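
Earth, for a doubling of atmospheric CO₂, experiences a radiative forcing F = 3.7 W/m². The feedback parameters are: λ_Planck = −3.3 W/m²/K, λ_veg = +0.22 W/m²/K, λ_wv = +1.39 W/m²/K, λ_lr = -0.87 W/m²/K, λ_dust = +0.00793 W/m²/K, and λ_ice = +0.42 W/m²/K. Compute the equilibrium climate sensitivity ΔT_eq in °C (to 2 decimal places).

Net feedback parameter λ = (−3.3) + (+0.22) + (+1.39) + (-0.87) + (+0.00793) + (+0.42) = -2.13207 W/m²/K.
ΔT = −F/λ = −3.7/(-2.13207) = 1.74 °C.

1.74 °C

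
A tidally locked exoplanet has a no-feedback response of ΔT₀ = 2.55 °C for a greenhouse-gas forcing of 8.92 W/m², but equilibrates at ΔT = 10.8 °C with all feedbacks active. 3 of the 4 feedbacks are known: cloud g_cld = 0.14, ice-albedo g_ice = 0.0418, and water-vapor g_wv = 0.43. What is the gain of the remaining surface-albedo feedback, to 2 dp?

0.15

Amplification A = ΔT/ΔT₀ = 10.8/2.55 = 4.235.
Total gain g = 1 − 1/A = 1 − 1/4.235 = 0.7639.
Known gains sum to 0.14 + 0.0418 + 0.43 = 0.6118.
g_alb = 0.7639 − 0.6118 = 0.15.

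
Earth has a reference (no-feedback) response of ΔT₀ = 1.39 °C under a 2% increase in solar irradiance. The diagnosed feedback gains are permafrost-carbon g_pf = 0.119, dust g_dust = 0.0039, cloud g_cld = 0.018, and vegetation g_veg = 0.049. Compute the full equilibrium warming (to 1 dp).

1.7 °C

Total gain g = 0.119 + 0.0039 + 0.018 + 0.049 = 0.1899.
Amplification A = 1/(1 − 0.1899) = 1.234.
ΔT = 1.39 × 1.234 = 1.7 °C.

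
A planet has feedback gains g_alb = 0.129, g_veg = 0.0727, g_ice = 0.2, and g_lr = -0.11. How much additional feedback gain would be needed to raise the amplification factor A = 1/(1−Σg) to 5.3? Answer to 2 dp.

Current total gain = 0.2917.
Target gain for A = 5.3: g* = 1 − 1/5.3 = 0.8113.
Additional gain needed = 0.8113 − 0.2917 = 0.52.

0.52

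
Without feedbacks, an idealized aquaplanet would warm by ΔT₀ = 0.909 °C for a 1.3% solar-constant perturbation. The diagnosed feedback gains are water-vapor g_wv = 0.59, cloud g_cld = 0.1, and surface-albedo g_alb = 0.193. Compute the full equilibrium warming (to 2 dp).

Total gain g = 0.59 + 0.1 + 0.193 = 0.883.
Amplification A = 1/(1 − 0.883) = 8.547.
ΔT = 0.909 × 8.547 = 7.77 °C.

7.77 °C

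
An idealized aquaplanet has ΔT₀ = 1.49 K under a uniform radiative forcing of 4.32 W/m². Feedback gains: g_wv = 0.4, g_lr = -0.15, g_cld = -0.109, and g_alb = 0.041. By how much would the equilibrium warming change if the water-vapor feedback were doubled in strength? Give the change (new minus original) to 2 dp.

1.74 K

Original: g = 0.182, ΔT = 1.49/(1−0.182) = 1.8215 K.
With doubled water-vapor: g' = 0.582, ΔT' = 1.49/(1−0.582) = 3.5646 K.
Change = 3.5646 − 1.8215 = 1.74 K.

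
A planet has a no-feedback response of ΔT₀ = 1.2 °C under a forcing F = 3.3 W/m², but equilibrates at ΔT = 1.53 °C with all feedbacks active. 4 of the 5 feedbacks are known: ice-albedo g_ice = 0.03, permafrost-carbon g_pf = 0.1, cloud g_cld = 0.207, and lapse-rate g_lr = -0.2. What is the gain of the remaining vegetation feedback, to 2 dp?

Amplification A = ΔT/ΔT₀ = 1.53/1.2 = 1.275.
Total gain g = 1 − 1/A = 1 − 1/1.275 = 0.2157.
Known gains sum to 0.03 + 0.1 + 0.207 − 0.2 = 0.137.
g_veg = 0.2157 − 0.137 = 0.08.

0.08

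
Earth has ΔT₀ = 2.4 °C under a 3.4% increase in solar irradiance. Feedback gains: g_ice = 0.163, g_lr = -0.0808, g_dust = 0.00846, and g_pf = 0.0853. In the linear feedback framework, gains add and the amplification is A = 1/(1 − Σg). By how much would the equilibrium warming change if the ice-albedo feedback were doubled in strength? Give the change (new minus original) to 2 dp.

0.72 °C

Original: g = 0.17596, ΔT = 2.4/(1−0.17596) = 2.9125 °C.
With doubled ice-albedo: g' = 0.33896, ΔT' = 2.4/(1−0.33896) = 3.6306 °C.
Change = 3.6306 − 2.9125 = 0.72 °C.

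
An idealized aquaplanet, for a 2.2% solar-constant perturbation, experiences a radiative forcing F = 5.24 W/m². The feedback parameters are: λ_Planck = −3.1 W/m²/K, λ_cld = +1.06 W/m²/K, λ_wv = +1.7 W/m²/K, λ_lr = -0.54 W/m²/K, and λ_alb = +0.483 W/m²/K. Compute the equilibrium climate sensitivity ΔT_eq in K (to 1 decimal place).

13.2 K

Net feedback parameter λ = (−3.1) + (+1.06) + (+1.7) + (-0.54) + (+0.483) = -0.397 W/m²/K.
ΔT = −F/λ = −5.24/(-0.397) = 13.2 K.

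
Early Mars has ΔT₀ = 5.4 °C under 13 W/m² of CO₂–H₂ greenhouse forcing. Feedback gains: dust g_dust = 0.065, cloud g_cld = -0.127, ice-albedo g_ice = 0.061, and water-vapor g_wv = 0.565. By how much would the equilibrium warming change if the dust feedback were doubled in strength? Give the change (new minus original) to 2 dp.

Original: g = 0.564, ΔT = 5.4/(1−0.564) = 12.3853 °C.
With doubled dust: g' = 0.629, ΔT' = 5.4/(1−0.629) = 14.5553 °C.
Change = 14.5553 − 12.3853 = 2.17 °C.

2.17 °C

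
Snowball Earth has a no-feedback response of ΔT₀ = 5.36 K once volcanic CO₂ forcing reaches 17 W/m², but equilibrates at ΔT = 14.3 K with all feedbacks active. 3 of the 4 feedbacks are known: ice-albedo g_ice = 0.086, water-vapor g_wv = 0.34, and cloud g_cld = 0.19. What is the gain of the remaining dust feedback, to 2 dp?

Amplification A = ΔT/ΔT₀ = 14.3/5.36 = 2.668.
Total gain g = 1 − 1/A = 1 − 1/2.668 = 0.6252.
Known gains sum to 0.086 + 0.34 + 0.19 = 0.616.
g_dust = 0.6252 − 0.616 = 0.01.

0.01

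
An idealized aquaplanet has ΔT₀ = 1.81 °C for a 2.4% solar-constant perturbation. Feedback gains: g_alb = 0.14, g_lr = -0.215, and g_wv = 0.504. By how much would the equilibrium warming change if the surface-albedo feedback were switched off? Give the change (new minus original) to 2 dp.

Original: g = 0.429, ΔT = 1.81/(1−0.429) = 3.1699 °C.
Without surface-albedo: g' = 0.289, ΔT' = 1.81/(1−0.289) = 2.5457 °C.
Change = 2.5457 − 3.1699 = -0.62 °C.

-0.62 °C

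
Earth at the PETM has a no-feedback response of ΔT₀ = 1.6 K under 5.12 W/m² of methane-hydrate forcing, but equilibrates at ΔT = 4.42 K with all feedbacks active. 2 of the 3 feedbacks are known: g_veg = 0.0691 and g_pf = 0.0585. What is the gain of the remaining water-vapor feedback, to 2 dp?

Amplification A = ΔT/ΔT₀ = 4.42/1.6 = 2.762.
Total gain g = 1 − 1/A = 1 − 1/2.762 = 0.6379.
Known gains sum to 0.0691 + 0.0585 = 0.1276.
g_wv = 0.6379 − 0.1276 = 0.51.

0.51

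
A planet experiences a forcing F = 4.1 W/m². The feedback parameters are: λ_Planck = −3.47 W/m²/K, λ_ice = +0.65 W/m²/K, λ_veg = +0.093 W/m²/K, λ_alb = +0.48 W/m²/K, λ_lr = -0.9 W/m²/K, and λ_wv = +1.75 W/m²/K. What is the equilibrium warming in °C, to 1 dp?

Net feedback parameter λ = (−3.47) + (+0.65) + (+0.093) + (+0.48) + (-0.9) + (+1.75) = -1.397 W/m²/K.
ΔT = −F/λ = −4.1/(-1.397) = 2.9 °C.

2.9 °C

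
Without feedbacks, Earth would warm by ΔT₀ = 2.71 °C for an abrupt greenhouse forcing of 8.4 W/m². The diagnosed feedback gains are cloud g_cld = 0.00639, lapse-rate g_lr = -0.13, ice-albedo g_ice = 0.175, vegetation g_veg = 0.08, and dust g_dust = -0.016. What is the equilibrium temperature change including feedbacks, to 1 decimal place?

3.1 °C

Total gain g = 0.00639 − 0.13 + 0.175 + 0.08 − 0.016 = 0.11539.
Amplification A = 1/(1 − 0.11539) = 1.13.
ΔT = 2.71 × 1.13 = 3.1 °C.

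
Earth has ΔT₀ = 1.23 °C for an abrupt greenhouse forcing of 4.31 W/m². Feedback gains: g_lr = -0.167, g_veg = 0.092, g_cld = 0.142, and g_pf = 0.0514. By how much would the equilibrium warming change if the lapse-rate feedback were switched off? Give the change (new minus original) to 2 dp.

0.33 °C

Original: g = 0.1184, ΔT = 1.23/(1−0.1184) = 1.3952 °C.
Without lapse-rate: g' = 0.2854, ΔT' = 1.23/(1−0.2854) = 1.7212 °C.
Change = 1.7212 − 1.3952 = 0.33 °C.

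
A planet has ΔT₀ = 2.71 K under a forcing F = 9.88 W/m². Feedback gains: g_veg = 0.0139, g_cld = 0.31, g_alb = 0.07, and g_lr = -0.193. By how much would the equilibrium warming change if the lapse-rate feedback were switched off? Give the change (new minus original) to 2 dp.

1.08 K

Original: g = 0.2009, ΔT = 2.71/(1−0.2009) = 3.3913 K.
Without lapse-rate: g' = 0.3939, ΔT' = 2.71/(1−0.3939) = 4.4712 K.
Change = 4.4712 − 3.3913 = 1.08 K.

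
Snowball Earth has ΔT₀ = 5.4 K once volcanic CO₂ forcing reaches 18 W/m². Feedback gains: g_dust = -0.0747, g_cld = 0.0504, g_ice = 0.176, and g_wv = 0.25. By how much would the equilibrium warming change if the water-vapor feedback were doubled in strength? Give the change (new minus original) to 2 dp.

6.48 K

Original: g = 0.4017, ΔT = 5.4/(1−0.4017) = 9.0256 K.
With doubled water-vapor: g' = 0.6517, ΔT' = 5.4/(1−0.6517) = 15.5039 K.
Change = 15.5039 − 9.0256 = 6.48 K.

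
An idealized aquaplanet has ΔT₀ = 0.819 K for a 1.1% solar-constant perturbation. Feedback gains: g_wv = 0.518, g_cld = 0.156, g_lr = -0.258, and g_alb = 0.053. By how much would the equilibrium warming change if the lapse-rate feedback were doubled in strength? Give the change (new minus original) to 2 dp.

-0.50 K

Original: g = 0.469, ΔT = 0.819/(1−0.469) = 1.5424 K.
With doubled lapse-rate: g' = 0.211, ΔT' = 0.819/(1−0.211) = 1.0380 K.
Change = 1.0380 − 1.5424 = -0.50 K.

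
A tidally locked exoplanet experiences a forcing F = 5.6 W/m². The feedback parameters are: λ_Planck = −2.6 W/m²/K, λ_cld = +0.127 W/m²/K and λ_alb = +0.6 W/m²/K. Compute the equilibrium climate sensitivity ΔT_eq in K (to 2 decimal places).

Net feedback parameter λ = (−2.6) + (+0.127) + (+0.6) = -1.873 W/m²/K.
ΔT = −F/λ = −5.6/(-1.873) = 2.99 K.

2.99 K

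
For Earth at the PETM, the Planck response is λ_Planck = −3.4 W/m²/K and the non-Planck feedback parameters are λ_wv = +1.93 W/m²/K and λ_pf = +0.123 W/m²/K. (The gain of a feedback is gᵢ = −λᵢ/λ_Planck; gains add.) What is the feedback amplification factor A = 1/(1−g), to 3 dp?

Convert to gains: g_wv = 1.93/3.4 = 0.5676; g_pf = 0.123/3.4 = 0.03618.
Total gain g = 0.60378.
A = 1/(1 − 0.60378) = 2.524.

2.524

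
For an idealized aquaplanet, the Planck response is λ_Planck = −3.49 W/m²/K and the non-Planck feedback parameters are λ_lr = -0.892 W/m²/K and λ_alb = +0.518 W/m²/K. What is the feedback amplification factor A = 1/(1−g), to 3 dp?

Convert to gains: g_lr = -0.892/3.49 = -0.2556; g_alb = 0.518/3.49 = 0.1484.
Total gain g = -0.1072.
A = 1/(1 + 0.1072) = 0.903.

0.903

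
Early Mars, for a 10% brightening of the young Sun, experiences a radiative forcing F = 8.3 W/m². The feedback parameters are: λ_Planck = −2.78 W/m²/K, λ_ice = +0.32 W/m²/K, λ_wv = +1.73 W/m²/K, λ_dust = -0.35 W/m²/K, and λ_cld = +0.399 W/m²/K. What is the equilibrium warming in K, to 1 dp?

12.2 K

Net feedback parameter λ = (−2.78) + (+0.32) + (+1.73) + (-0.35) + (+0.399) = -0.681 W/m²/K.
ΔT = −F/λ = −8.3/(-0.681) = 12.2 K.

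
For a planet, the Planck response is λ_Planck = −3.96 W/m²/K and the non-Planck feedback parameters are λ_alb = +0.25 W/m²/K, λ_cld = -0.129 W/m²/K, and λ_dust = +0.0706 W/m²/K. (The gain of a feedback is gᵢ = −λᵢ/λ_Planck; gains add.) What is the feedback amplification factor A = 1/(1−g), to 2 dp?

Convert to gains: g_alb = 0.25/3.96 = 0.06313; g_cld = -0.129/3.96 = -0.03258; g_dust = 0.0706/3.96 = 0.01783.
Total gain g = 0.04838.
A = 1/(1 − 0.04838) = 1.05.

1.05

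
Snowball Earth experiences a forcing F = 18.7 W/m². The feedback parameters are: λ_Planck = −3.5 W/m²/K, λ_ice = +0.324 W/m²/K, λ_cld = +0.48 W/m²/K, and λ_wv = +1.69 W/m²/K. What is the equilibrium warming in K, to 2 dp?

18.59 K

Net feedback parameter λ = (−3.5) + (+0.324) + (+0.48) + (+1.69) = -1.006 W/m²/K.
ΔT = −F/λ = −18.7/(-1.006) = 18.59 K.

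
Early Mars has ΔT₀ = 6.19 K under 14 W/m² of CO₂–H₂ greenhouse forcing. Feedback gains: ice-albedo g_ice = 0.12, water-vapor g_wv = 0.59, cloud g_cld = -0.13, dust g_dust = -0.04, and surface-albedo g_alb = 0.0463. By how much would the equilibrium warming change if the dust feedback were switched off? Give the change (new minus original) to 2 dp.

Original: g = 0.5863, ΔT = 6.19/(1−0.5863) = 14.9625 K.
Without dust: g' = 0.6263, ΔT' = 6.19/(1−0.6263) = 16.5641 K.
Change = 16.5641 − 14.9625 = 1.60 K.

1.60 K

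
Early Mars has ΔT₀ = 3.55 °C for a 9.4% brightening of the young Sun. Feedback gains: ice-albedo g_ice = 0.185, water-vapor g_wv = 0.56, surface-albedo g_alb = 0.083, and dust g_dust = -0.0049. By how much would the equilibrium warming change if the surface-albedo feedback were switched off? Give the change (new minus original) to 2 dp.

Original: g = 0.8231, ΔT = 3.55/(1−0.8231) = 20.0678 °C.
Without surface-albedo: g' = 0.7401, ΔT' = 3.55/(1−0.7401) = 13.6591 °C.
Change = 13.6591 − 20.0678 = -6.41 °C.

-6.41 °C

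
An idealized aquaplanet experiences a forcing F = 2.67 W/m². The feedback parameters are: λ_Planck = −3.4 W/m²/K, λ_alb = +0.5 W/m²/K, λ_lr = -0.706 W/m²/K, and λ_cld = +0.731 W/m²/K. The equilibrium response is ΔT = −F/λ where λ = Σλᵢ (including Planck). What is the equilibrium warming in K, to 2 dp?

Net feedback parameter λ = (−3.4) + (+0.5) + (-0.706) + (+0.731) = -2.875 W/m²/K.
ΔT = −F/λ = −2.67/(-2.875) = 0.93 K.

0.93 K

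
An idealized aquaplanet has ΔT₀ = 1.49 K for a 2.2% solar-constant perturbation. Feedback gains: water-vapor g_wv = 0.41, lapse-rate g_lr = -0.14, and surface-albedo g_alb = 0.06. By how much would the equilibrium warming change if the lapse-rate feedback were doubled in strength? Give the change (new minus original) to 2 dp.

Original: g = 0.33, ΔT = 1.49/(1−0.33) = 2.2239 K.
With doubled lapse-rate: g' = 0.19, ΔT' = 1.49/(1−0.19) = 1.8395 K.
Change = 1.8395 − 2.2239 = -0.38 K.

-0.38 K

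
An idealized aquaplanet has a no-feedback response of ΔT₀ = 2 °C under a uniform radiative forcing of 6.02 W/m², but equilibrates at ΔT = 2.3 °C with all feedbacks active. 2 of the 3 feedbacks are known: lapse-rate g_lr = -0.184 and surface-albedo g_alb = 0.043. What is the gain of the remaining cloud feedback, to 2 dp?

0.27

Amplification A = ΔT/ΔT₀ = 2.3/2 = 1.15.
Total gain g = 1 − 1/A = 1 − 1/1.15 = 0.1304.
Known gains sum to -0.184 + 0.043 = -0.141.
g_cld = 0.1304 + 0.141 = 0.27.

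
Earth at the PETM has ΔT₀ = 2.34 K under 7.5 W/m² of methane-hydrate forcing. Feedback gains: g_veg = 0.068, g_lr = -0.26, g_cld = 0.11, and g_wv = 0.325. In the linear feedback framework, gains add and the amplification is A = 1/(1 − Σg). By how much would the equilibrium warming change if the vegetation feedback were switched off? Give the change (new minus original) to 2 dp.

Original: g = 0.243, ΔT = 2.34/(1−0.243) = 3.0911 K.
Without vegetation: g' = 0.175, ΔT' = 2.34/(1−0.175) = 2.8364 K.
Change = 2.8364 − 3.0911 = -0.25 K.

-0.25 K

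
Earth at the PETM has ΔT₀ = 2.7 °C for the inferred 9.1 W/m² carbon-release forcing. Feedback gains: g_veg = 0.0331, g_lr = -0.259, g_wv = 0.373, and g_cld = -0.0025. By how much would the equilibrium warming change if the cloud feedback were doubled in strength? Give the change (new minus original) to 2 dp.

-0.01 °C

Original: g = 0.1446, ΔT = 2.7/(1−0.1446) = 3.1564 °C.
With doubled cloud: g' = 0.1421, ΔT' = 2.7/(1−0.1421) = 3.1472 °C.
Change = 3.1472 − 3.1564 = -0.01 °C.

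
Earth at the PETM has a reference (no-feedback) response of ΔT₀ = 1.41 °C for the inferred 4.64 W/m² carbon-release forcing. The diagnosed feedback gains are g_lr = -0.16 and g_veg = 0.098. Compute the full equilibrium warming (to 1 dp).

1.3 °C

Total gain g = -0.16 + 0.098 = -0.062.
Amplification A = 1/(1 + 0.062) = 0.9416.
ΔT = 1.41 × 0.9416 = 1.3 °C.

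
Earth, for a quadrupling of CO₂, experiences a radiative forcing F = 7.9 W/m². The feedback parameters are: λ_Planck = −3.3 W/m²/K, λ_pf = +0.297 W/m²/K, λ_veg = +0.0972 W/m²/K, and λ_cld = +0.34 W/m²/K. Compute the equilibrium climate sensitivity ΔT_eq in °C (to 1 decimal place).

Net feedback parameter λ = (−3.3) + (+0.297) + (+0.0972) + (+0.34) = -2.5658 W/m²/K.
ΔT = −F/λ = −7.9/(-2.5658) = 3.1 °C.

3.1 °C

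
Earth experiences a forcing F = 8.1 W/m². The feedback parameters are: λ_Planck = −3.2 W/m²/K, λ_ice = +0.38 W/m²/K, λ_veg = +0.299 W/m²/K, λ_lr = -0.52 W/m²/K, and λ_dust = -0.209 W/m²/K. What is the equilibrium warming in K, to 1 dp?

Net feedback parameter λ = (−3.2) + (+0.38) + (+0.299) + (-0.52) + (-0.209) = -3.25 W/m²/K.
ΔT = −F/λ = −8.1/(-3.25) = 2.5 K.

2.5 K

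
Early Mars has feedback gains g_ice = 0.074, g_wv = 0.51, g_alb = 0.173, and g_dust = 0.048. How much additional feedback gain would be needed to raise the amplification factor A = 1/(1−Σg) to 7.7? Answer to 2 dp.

0.07

Current total gain = 0.805.
Target gain for A = 7.7: g* = 1 − 1/7.7 = 0.8701.
Additional gain needed = 0.8701 − 0.805 = 0.07.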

========

**Exercise details**
Retype, without any change, every line from the one with "Earth at the PETM has a reference" to the bottom of the listing.

**Solved problem**
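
Earth at the PETM has a reference (no-feedback) response of ΔT₀ = 1.41 °C for the inferred 4.64 W/m² carbon-release forcing. The diagnosed feedback gains are g_lr = -0.16 and g_veg = 0.098. Compute the full equilibrium warming (to 1 dp).

1.3 °C

Total gain g = -0.16 + 0.098 = -0.062.
Amplification A = 1/(1 + 0.062) = 0.9416.
ΔT = 1.41 × 0.9416 = 1.3 °C.

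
Earth, for a quadrupling of CO₂, experiences a radiative forcing F = 7.9 W/m². The feedback parameters are: λ_Planck = −3.3 W/m²/K, λ_pf = +0.297 W/m²/K, λ_veg = +0.0972 W/m²/K, and λ_cld = +0.34 W/m²/K. Compute the equilibrium climate sensitivity ΔT_eq in °C (to 1 decimal place).

Net feedback parameter λ = (−3.3) + (+0.297) + (+0.0972) + (+0.34) = -2.5658 W/m²/K.
ΔT = −F/λ = −7.9/(-2.5658) = 3.1 °C.

3.1 °C

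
Earth experiences a forcing F = 8.1 W/m². The feedback parameters are: λ_Planck = −3.2 W/m²/K, λ_ice = +0.38 W/m²/K, λ_veg = +0.299 W/m²/K, λ_lr = -0.52 W/m²/K, and λ_dust = -0.209 W/m²/K. What is the equilibrium warming in K, to 1 dp?

Net feedback parameter λ = (−3.2) + (+0.38) + (+0.299) + (-0.52) + (-0.209) = -3.25 W/m²/K.
ΔT = −F/λ = −8.1/(-3.25) = 2.5 K.

2.5 K

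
Early Mars has feedback gains g_ice = 0.074, g_wv = 0.51, g_alb = 0.173, and g_dust = 0.048. How much additional feedback gain would be needed to raise the amplification factor A = 1/(1−Σg) to 7.7? Answer to 2 dp.

0.07

Current total gain = 0.805.
Target gain for A = 7.7: g* = 1 − 1/7.7 = 0.8701.
Additional gain needed = 0.8701 − 0.805 = 0.07.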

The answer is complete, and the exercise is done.